Give the number of lines in the following entries that contain the word "chain", with nothing added.

» MATERIAL FOR THIS EXERCISE:
* * *

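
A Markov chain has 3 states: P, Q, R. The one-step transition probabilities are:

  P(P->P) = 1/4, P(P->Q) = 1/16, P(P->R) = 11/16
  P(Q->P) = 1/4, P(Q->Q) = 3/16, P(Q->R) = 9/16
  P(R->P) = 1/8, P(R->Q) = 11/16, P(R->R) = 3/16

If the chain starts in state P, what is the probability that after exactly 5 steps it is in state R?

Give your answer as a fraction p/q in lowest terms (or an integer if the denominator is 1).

Answer: 28193/65536

Derivation:
Computing P^5 by repeated multiplication:
P^1 =
  P: [1/4, 1/16, 11/16]
  Q: [1/4, 3/16, 9/16]
  R: [1/8, 11/16, 3/16]
P^2 =
  P: [21/128, 1/2, 43/128]
  Q: [23/128, 7/16, 49/128]
  R: [29/128, 17/64, 65/128]
P^3 =
  P: [213/1024, 343/1024, 117/256]
  Q: [207/1024, 365/1024, 113/256]
  R: [191/1024, 423/1024, 205/512]
P^4 =
  P: [395/2048, 3195/8192, 3417/8192]
  Q: [399/2048, 3137/8192, 3459/8192]
  R: [819/4096, 2985/8192, 3569/8192]
P^5 =
  P: [12967/65536, 3047/8192, 28193/65536]
  Q: [12925/65536, 1533/4096, 28083/65536]
  R: [12815/65536, 12463/32768, 27795/65536]

(P^5)[P -> R] = 28193/65536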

* * *

» WRITTEN ANSWER: 2